▶ **Your assignment**: Write out the data exactly from its first line onward, ending with the line in which "Given: GM = 6.674 × 10^17 m³/s²" appears.

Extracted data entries
##########

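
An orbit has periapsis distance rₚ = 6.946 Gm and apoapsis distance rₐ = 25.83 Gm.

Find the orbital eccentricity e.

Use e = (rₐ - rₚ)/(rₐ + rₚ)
rₚ = 6.946 Gm = 6.946 × 10^9 m
rₐ = 25.83 Gm = 2.583 × 10^10 m
rₐ − rₚ = 1.8884 × 10^10 m
rₐ + rₚ = 3.2776 × 10^10 m
e = (rₐ − rₚ)/(rₐ + rₚ) = 0.576153

Final answer: e = 0.5762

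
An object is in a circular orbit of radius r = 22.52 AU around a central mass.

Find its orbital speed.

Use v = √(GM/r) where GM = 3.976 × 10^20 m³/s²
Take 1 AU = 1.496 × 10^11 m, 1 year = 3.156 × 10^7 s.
r = 22.52 AU = 3.36899 × 10^12 m
GM = 3.976 × 10^20 m³/s²
GM/r = (3.976 × 10^20) / (3.36899 × 10^12) = 1.18017 × 10^8 m²/s²
v = √(GM/r) = 10863.6 m/s ≈ 2.292 AU/year

Final answer: 2.292 AU/year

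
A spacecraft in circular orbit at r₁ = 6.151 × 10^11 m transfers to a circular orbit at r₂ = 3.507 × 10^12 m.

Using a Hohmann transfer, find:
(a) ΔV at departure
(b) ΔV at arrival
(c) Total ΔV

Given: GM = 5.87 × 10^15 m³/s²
r₁ = 6.151 × 10^11 m
r₂ = 3.507 × 10^12 m
GM = 5.87 × 10^15 m³/s²
Transfer ellipse: a_t = (r₁ + r₂)/2 = 2.06105 × 10^12 m
Circular speed at r₁: v₁ = √(GM/r₁) = 97.6891 m/s
Transfer speed at r₁ (periapsis): v₁ₜ = √(GM(2/r₁ − 1/a_t)) = 127.429 m/s
(a) ΔV₁ = v₁ₜ − v₁ = 29.7403 m/s ≈ 29.74 m/s
Circular speed at r₂: v₂ = √(GM/r₂) = 40.912 m/s
Transfer speed at r₂ (apoapsis): v₂ₜ = √(GM(2/r₂ − 1/a_t)) = 22.3501 m/s
(b) ΔV₂ = v₂ − v₂ₜ = 18.5619 m/s ≈ 18.56 m/s
(c) ΔV_total = ΔV₁ + ΔV₂ = 48.3023 m/s ≈ 48.3 m/s

Final answer:
(a) ΔV₁ = 29.74 m/s
(b) ΔV₂ = 18.56 m/s
(c) ΔV_total = 48.3 m/s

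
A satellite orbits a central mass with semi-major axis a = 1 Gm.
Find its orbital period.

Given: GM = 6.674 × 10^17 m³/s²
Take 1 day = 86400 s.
a = 1 Gm = 1 × 10^9 m
GM = 6.674 × 10^17 m³/s²
a³ = 1 × 10^27 m³
T = 2π √(a³/GM) = 2π √((1 × 10^27) / (6.674 × 10^17)) = 2π × 38708.5 s
T = 243213 s ≈ 2.815 days

Final answer: 2.815 days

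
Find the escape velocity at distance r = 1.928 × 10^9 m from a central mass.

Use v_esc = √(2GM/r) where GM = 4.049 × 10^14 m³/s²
r = 1.928 × 10^9 m
GM = 4.049 × 10^14 m³/s²
2GM/r = 2 × (4.049 × 10^14) / (1.928 × 10^9) = 420021 m²/s²
v_esc = √(2GM/r) = 648.09 m/s ≈ 648.1 m/s

Final answer: 648.1 m/s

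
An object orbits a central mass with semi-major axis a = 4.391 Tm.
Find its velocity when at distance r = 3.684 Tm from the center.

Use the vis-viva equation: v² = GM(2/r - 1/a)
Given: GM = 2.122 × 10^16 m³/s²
a = 4.391 Tm = 4.391 × 10^12 m
r = 3.684 Tm = 3.684 × 10^12 m
GM = 2.122 × 10^16 m³/s²
2/r − 1/a = 5.42888 × 10^-13 − 2.27739 × 10^-13 = 3.1515 × 10^-13 m⁻¹
v² = GM (2/r − 1/a) = 6687.47 m²/s²
v = 81.777 m/s ≈ 81.78 m/s

Final answer: 81.78 m/s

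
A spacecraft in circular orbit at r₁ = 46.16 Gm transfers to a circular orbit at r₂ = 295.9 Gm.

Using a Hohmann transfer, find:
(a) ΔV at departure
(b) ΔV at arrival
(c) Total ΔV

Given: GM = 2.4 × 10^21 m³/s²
r₁ = 46.16 Gm = 4.616 × 10^10 m
r₂ = 295.9 Gm = 2.959 × 10^11 m
GM = 2.4 × 10^21 m³/s²
Transfer ellipse: a_t = (r₁ + r₂)/2 = 1.7103 × 10^11 m
Circular speed at r₁: v₁ = √(GM/r₁) = 228020 m/s
Transfer speed at r₁ (periapsis): v₁ₜ = √(GM(2/r₁ − 1/a_t)) = 299923 m/s
(a) ΔV₁ = v₁ₜ − v₁ = 71902.6 m/s ≈ 71.9 km/s
Circular speed at r₂: v₂ = √(GM/r₂) = 90060.2 m/s
Transfer speed at r₂ (apoapsis): v₂ₜ = √(GM(2/r₂ − 1/a_t)) = 46787.5 m/s
(b) ΔV₂ = v₂ − v₂ₜ = 43272.7 m/s ≈ 43.27 km/s
(c) ΔV_total = ΔV₁ + ΔV₂ = 115175 m/s ≈ 115.2 km/s

Final answer:
(a) ΔV₁ = 71.9 km/s
(b) ΔV₂ = 43.27 km/s
(c) ΔV_total = 115.2 km/s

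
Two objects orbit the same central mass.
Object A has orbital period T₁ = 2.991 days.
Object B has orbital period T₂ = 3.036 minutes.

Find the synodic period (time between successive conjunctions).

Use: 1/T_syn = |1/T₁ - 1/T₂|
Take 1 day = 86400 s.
T₁ = 2.991 days = 258422 s
T₂ = 3.036 minutes = 182.16 s
1/T₁ = 3.86963 × 10^-6 s⁻¹
1/T₂ = 0.00548968 s⁻¹
|1/T₁ − 1/T₂| = 0.00548581 s⁻¹
T_syn = 1 / |1/T₁ − 1/T₂| = 182.288 s ≈ 3.038 minutes

Final answer: T_syn = 3.038 minutes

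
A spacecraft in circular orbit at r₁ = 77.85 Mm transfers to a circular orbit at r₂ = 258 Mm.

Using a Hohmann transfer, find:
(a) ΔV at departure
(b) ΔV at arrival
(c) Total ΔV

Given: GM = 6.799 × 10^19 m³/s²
r₁ = 77.85 Mm = 7.785 × 10^7 m
r₂ = 258 Mm = 2.58 × 10^8 m
GM = 6.799 × 10^19 m³/s²
Transfer ellipse: a_t = (r₁ + r₂)/2 = 1.67925 × 10^8 m
Circular speed at r₁: v₁ = √(GM/r₁) = 934530 m/s
Transfer speed at r₁ (periapsis): v₁ₜ = √(GM(2/r₁ − 1/a_t)) = 1.15836 × 10^6 m/s
(a) ΔV₁ = v₁ₜ − v₁ = 223835 m/s ≈ 223.8 km/s
Circular speed at r₂: v₂ = √(GM/r₂) = 513349 m/s
Transfer speed at r₂ (apoapsis): v₂ₜ = √(GM(2/r₂ − 1/a_t)) = 349530 m/s
(b) ΔV₂ = v₂ − v₂ₜ = 163819 m/s ≈ 163.8 km/s
(c) ΔV_total = ΔV₁ + ΔV₂ = 387654 m/s ≈ 387.7 km/s

Final answer:
(a) ΔV₁ = 223.8 km/s
(b) ΔV₂ = 163.8 km/s
(c) ΔV_total = 387.7 km/s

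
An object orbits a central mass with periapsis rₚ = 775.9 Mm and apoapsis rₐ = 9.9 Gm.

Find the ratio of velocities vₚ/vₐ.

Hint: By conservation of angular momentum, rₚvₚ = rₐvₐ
rₚ = 775.9 Mm = 7.759 × 10^8 m
rₐ = 9.9 Gm = 9.9 × 10^9 m
rₚvₚ = rₐvₐ  ⇒  vₚ/vₐ = rₐ/rₚ
vₚ/vₐ = (9.9 × 10^9) / (7.759 × 10^8) = 12.7594

Final answer: vₚ/vₐ = 12.76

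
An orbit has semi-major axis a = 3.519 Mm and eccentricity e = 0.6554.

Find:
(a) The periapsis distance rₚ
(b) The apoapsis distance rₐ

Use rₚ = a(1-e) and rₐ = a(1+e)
a = 3.519 Mm = 3.519 × 10^6 m
e = 0.6554:  1 − e = 0.3446,  1 + e = 1.6554
(a) rₚ = a(1 − e) = 3.519 × 10^6 m × 0.3446 = 1.21265 × 10^6 m ≈ 1.213 Mm
(b) rₐ = a(1 + e) = 3.519 × 10^6 m × 1.6554 = 5.82535 × 10^6 m ≈ 5.825 Mm

Final answer:
(a) rₚ = 1.213 Mm
(b) rₐ = 5.825 Mm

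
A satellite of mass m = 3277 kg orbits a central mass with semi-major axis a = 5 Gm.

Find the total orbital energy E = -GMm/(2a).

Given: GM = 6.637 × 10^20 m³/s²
a = 5 Gm = 5 × 10^9 m
GM = 6.637 × 10^20 m³/s²
2a = 1 × 10^10 m
GMm = 6.637 × 10^20 × 3277 = 2.17494 × 10^24 m³·kg/s²
E = −GMm/(2a) = -2.17494 × 10^14 J ≈ -217.5 TJ

Final answer: -217.5 TJ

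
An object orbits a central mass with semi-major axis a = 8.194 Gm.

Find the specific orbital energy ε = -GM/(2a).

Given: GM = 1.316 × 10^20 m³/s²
a = 8.194 Gm = 8.194 × 10^9 m
GM = 1.316 × 10^20 m³/s²
2a = 1.6388 × 10^10 m
ε = −GM/(2a) = -8.03027 × 10^9 J/kg ≈ -8.03 GJ/kg

Final answer: -8.03 GJ/kg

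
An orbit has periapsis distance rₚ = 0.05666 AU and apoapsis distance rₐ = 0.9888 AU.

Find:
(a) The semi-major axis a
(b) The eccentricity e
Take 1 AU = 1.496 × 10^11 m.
rₚ = 0.05666 AU = 8.47634 × 10^9 m
rₐ = 0.9888 AU = 1.47924 × 10^11 m
(a) a = (rₚ + rₐ)/2 = 7.82004 × 10^10 m ≈ 0.5227 AU
(b) e = (rₐ − rₚ)/(rₐ + rₚ) = (1.39448 × 10^11) / (1.56401 × 10^11) = 0.891608

Final answer:
(a) a = 0.5227 AU
(b) e = 0.8916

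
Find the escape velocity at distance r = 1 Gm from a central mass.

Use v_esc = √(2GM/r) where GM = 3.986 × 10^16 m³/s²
r = 1 Gm = 1 × 10^9 m
GM = 3.986 × 10^16 m³/s²
2GM/r = 2 × (3.986 × 10^16) / (1 × 10^9) = 7.972 × 10^7 m²/s²
v_esc = √(2GM/r) = 8928.61 m/s ≈ 8.929 km/s

Final answer: 8.929 km/s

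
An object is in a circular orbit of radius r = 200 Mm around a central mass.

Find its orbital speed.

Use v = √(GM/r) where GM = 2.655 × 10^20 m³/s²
r = 200 Mm = 2 × 10^8 m
GM = 2.655 × 10^20 m³/s²
GM/r = (2.655 × 10^20) / (2 × 10^8) = 1.3275 × 10^12 m²/s²
v = √(GM/r) = 1.15217 × 10^6 m/s ≈ 1152 km/s

Final answer: 1152 km/s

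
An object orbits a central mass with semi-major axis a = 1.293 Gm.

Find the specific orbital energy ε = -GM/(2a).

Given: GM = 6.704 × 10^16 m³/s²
a = 1.293 Gm = 1.293 × 10^9 m
GM = 6.704 × 10^16 m³/s²
2a = 2.586 × 10^9 m
ε = −GM/(2a) = -2.59242 × 10^7 J/kg ≈ -25.92 MJ/kg

Final answer: -25.92 MJ/kg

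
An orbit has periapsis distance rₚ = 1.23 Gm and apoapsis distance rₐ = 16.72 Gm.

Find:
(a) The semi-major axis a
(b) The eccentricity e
rₚ = 1.23 Gm = 1.23 × 10^9 m
rₐ = 16.72 Gm = 1.672 × 10^10 m
(a) a = (rₚ + rₐ)/2 = 8.975 × 10^9 m ≈ 8.975 Gm
(b) e = (rₐ − rₚ)/(rₐ + rₚ) = (1.549 × 10^10) / (1.795 × 10^10) = 0.862953

Final answer:
(a) a = 8.975 Gm
(b) e = 0.863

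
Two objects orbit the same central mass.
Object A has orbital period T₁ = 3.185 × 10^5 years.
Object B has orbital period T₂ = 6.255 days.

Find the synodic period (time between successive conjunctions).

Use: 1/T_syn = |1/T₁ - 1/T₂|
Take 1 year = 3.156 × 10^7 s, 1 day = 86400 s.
T₁ = 3.185 × 10^5 years = 1.00519 × 10^13 s
T₂ = 6.255 days = 540432 s
1/T₁ = 9.94841 × 10^-14 s⁻¹
1/T₂ = 1.85037 × 10^-6 s⁻¹
|1/T₁ − 1/T₂| = 1.85037 × 10^-6 s⁻¹
T_syn = 1 / |1/T₁ − 1/T₂| = 540432 s ≈ 6.255 days

Final answer: T_syn = 6.255 days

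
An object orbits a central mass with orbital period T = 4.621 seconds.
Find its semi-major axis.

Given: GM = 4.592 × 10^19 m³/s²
T = 4.621 seconds
GM = 4.592 × 10^19 m³/s²
Kepler's third law: a³ = GM T² / (4π²)
T² = 21.3536 s²
a³ = (4.592 × 10^19) × 21.3536 / (4π²) = 2.48379 × 10^19 m³
a = (a³)^(1/3) = 2.91768 × 10^6 m ≈ 2.918 × 10^6 m

Final answer: 2.918 × 10^6 m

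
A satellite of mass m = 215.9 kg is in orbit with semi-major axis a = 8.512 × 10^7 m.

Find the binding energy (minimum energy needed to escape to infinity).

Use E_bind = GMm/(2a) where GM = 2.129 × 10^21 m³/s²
a = 8.512 × 10^7 m
GM = 2.129 × 10^21 m³/s²
m = 215.9 kg
GMm = 2.129 × 10^21 × 215.9 = 4.59651 × 10^23 m³·kg/s²
2a = 1.7024 × 10^8 m
E_bind = GMm/(2a) = 2.70002 × 10^15 J ≈ 2.7 PJ

Final answer: 2.7 PJ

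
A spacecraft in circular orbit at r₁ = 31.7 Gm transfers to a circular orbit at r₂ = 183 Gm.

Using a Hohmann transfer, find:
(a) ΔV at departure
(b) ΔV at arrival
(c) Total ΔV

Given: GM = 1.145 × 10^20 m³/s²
r₁ = 31.7 Gm = 3.17 × 10^10 m
r₂ = 183 Gm = 1.83 × 10^11 m
GM = 1.145 × 10^20 m³/s²
Transfer ellipse: a_t = (r₁ + r₂)/2 = 1.0735 × 10^11 m
Circular speed at r₁: v₁ = √(GM/r₁) = 60099.8 m/s
Transfer speed at r₁ (periapsis): v₁ₜ = √(GM(2/r₁ − 1/a_t)) = 78468.9 m/s
(a) ΔV₁ = v₁ₜ − v₁ = 18369.1 m/s ≈ 18.37 km/s
Circular speed at r₂: v₂ = √(GM/r₂) = 25013.7 m/s
Transfer speed at r₂ (apoapsis): v₂ₜ = √(GM(2/r₂ − 1/a_t)) = 13592.7 m/s
(b) ΔV₂ = v₂ − v₂ₜ = 11421 m/s ≈ 11.42 km/s
(c) ΔV_total = ΔV₁ + ΔV₂ = 29790.1 m/s ≈ 29.79 km/s

Final answer:
(a) ΔV₁ = 18.37 km/s
(b) ΔV₂ = 11.42 km/s
(c) ΔV_total = 29.79 km/s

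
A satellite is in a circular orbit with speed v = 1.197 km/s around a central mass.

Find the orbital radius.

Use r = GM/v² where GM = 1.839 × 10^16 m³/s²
v = 1.197 km/s = 1197 m/s
GM = 1.839 × 10^16 m³/s²
v² = 1.43281 × 10^6 m²/s²
r = GM/v² = (1.839 × 10^16) / (1.43281 × 10^6) = 1.28349 × 10^10 m ≈ 12.83 Gm

Final answer: 12.83 Gm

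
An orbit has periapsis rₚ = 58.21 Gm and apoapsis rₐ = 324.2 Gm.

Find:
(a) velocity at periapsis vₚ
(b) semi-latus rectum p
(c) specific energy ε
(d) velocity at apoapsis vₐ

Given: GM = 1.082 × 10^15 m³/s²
rₚ = 58.21 Gm = 5.821 × 10^10 m
rₐ = 324.2 Gm = 3.242 × 10^11 m
GM = 1.082 × 10^15 m³/s²
a = (rₚ + rₐ)/2 = 1.91205 × 10^11 m
e = (rₐ − rₚ)/(rₐ + rₚ) = (2.6599 × 10^11) / (3.8241 × 10^11) = 0.695562
(a) vₚ² = GM (2/rₚ − 1/a) = 1.082 × 10^15 × (3.43584 × 10^-11 − 5.22999 × 10^-12) = 31516.9 m²/s²;  vₚ = 177.53 m/s ≈ 177.5 m/s
(b) 1 − e² = 0.516193;  p = a(1 − e²) = 1.91205 × 10^11 × 0.516193 = 9.86987 × 10^10 m ≈ 98.7 Gm
(c) 2a = 3.8241 × 10^11 m;  ε = −GM/(2a) = -2829.42 J/kg ≈ -2.829 kJ/kg
(d) vₐ² = GM (2/rₐ − 1/a) = 1.082 × 10^15 × (6.16903 × 10^-12 − 5.22999 × 10^-12) = 1016.04 m²/s²;  vₐ = 31.8754 m/s ≈ 31.88 m/s

Final answer:
(a) velocity at periapsis vₚ = 177.5 m/s
(b) semi-latus rectum p = 98.7 Gm
(c) specific energy ε = -2.829 kJ/kg
(d) velocity at apoapsis vₐ = 31.88 m/s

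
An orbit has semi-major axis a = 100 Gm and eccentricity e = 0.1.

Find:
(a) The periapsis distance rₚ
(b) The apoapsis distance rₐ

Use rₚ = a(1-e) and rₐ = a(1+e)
a = 100 Gm = 1 × 10^11 m
e = 0.1:  1 − e = 0.9,  1 + e = 1.1
(a) rₚ = a(1 − e) = 1 × 10^11 m × 0.9 = 9 × 10^10 m ≈ 90 Gm
(b) rₐ = a(1 + e) = 1 × 10^11 m × 1.1 = 1.1 × 10^11 m ≈ 110 Gm

Final answer:
(a) rₚ = 90 Gm
(b) rₐ = 110 Gm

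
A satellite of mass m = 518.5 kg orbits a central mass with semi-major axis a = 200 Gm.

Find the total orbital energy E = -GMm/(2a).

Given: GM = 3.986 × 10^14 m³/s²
a = 200 Gm = 2 × 10^11 m
GM = 3.986 × 10^14 m³/s²
2a = 4 × 10^11 m
GMm = 3.986 × 10^14 × 518.5 = 2.06674 × 10^17 m³·kg/s²
E = −GMm/(2a) = -516685 J ≈ -516.7 kJ

Final answer: -516.7 kJ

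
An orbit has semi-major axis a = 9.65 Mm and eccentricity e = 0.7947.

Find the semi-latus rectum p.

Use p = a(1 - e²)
a = 9.65 Mm = 9.65 × 10^6 m
e = 0.7947,  e² = 0.631548,  1 − e² = 0.368452
p = a(1 − e²) = 9.65 × 10^6 m × 0.368452 = 3.55556 × 10^6 m ≈ 3.556 Mm

Final answer: p = 3.556 Mm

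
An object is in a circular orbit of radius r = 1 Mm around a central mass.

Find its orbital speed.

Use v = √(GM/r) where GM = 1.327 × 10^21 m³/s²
r = 1 Mm = 1 × 10^6 m
GM = 1.327 × 10^21 m³/s²
GM/r = (1.327 × 10^21) / (1 × 10^6) = 1.327 × 10^15 m²/s²
v = √(GM/r) = 3.6428 × 10^7 m/s ≈ 3.643 × 10^4 km/s

Final answer: 3.643 × 10^4 km/s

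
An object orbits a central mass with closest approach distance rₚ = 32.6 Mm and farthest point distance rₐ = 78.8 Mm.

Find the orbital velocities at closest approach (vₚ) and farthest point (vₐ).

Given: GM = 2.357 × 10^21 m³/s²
rₚ = 32.6 Mm = 3.26 × 10^7 m
rₐ = 78.8 Mm = 7.88 × 10^7 m
GM = 2.357 × 10^21 m³/s²
a = (rₚ + rₐ)/2 = 5.57 × 10^7 m
Vis-viva: v² = GM (2/r − 1/a)
vₚ² = 2.357 × 10^21 × (6.13497 × 10^-8 − 1.79533 × 10^-8) = 1.02285 × 10^14 m²/s²
vₚ = 1.01136 × 10^7 m/s ≈ 1.011 × 10^4 km/s
vₐ² = 2.357 × 10^21 × (2.53807 × 10^-8 − 1.79533 × 10^-8) = 1.75064 × 10^13 m²/s²
vₐ = 4.18406 × 10^6 m/s ≈ 4184 km/s

Final answer: vₚ = 1.011 × 10^4 km/s, vₐ = 4184 km/s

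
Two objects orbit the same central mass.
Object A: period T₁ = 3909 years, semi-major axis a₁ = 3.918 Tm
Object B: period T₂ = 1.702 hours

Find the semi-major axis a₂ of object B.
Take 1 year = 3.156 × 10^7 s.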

##########

▶ **Response area**:
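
An orbit has periapsis distance rₚ = 6.946 Gm and apoapsis distance rₐ = 25.83 Gm.

Find the orbital eccentricity e.

Use e = (rₐ - rₚ)/(rₐ + rₚ)
rₚ = 6.946 Gm = 6.946 × 10^9 m
rₐ = 25.83 Gm = 2.583 × 10^10 m
rₐ − rₚ = 1.8884 × 10^10 m
rₐ + rₚ = 3.2776 × 10^10 m
e = (rₐ − rₚ)/(rₐ + rₚ) = 0.576153

Final answer: e = 0.5762

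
An object is in a circular orbit of radius r = 22.52 AU around a central mass.

Find its orbital speed.

Use v = √(GM/r) where GM = 3.976 × 10^20 m³/s²
Take 1 AU = 1.496 × 10^11 m, 1 year = 3.156 × 10^7 s.
r = 22.52 AU = 3.36899 × 10^12 m
GM = 3.976 × 10^20 m³/s²
GM/r = (3.976 × 10^20) / (3.36899 × 10^12) = 1.18017 × 10^8 m²/s²
v = √(GM/r) = 10863.6 m/s ≈ 2.292 AU/year

Final answer: 2.292 AU/year

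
A spacecraft in circular orbit at r₁ = 6.151 × 10^11 m transfers to a circular orbit at r₂ = 3.507 × 10^12 m.

Using a Hohmann transfer, find:
(a) ΔV at departure
(b) ΔV at arrival
(c) Total ΔV

Given: GM = 5.87 × 10^15 m³/s²
r₁ = 6.151 × 10^11 m
r₂ = 3.507 × 10^12 m
GM = 5.87 × 10^15 m³/s²
Transfer ellipse: a_t = (r₁ + r₂)/2 = 2.06105 × 10^12 m
Circular speed at r₁: v₁ = √(GM/r₁) = 97.6891 m/s
Transfer speed at r₁ (periapsis): v₁ₜ = √(GM(2/r₁ − 1/a_t)) = 127.429 m/s
(a) ΔV₁ = v₁ₜ − v₁ = 29.7403 m/s ≈ 29.74 m/s
Circular speed at r₂: v₂ = √(GM/r₂) = 40.912 m/s
Transfer speed at r₂ (apoapsis): v₂ₜ = √(GM(2/r₂ − 1/a_t)) = 22.3501 m/s
(b) ΔV₂ = v₂ − v₂ₜ = 18.5619 m/s ≈ 18.56 m/s
(c) ΔV_total = ΔV₁ + ΔV₂ = 48.3023 m/s ≈ 48.3 m/s

Final answer:
(a) ΔV₁ = 29.74 m/s
(b) ΔV₂ = 18.56 m/s
(c) ΔV_total = 48.3 m/s

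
A satellite orbits a central mass with semi-major axis a = 1 Gm.
Find its orbital period.

Given: GM = 6.674 × 10^17 m³/s²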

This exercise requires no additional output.